What to work on — Find the line holding "edge A: unit" in the entries below. Give it again exactly, along with every line after it up to and including the line holding "Round the corner".

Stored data
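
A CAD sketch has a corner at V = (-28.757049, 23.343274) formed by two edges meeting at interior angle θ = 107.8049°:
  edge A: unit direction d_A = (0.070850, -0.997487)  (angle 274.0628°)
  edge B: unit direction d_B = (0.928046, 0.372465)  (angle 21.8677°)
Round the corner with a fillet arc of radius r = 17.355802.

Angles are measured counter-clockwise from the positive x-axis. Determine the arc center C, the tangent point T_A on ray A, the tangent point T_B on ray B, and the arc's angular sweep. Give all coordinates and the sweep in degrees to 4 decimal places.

bisector direction at 327.9653° = (0.847727,-0.530434)
center distance |VC| = r/sin(θ/2) = 17.355802/sin(53.9025°) = 21.479552
C = V + |VC|·bis = (-10.5483,11.9498)
T_A = V + ((C−V)·d_A)·d_A = V + 12.6549·d_A = (-27.8604,10.7201)
T_B = V + ((C−V)·d_B)·d_B = V + 12.6549·d_B = (-17.0127,28.0568)
sweep = 180° − θ = 72.1951°

center=(-10.5483,11.9498) T_A=(-27.8604,10.7201) T_B=(-17.0127,28.0568) sweep=72.1951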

Answer section —
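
  edge A: unit direction d_A = (0.070850, -0.997487)  (angle 274.0628°)
  edge B: unit direction d_B = (0.928046, 0.372465)  (angle 21.8677°)
Round the corner with a fillet arc of radius r = 17.355802.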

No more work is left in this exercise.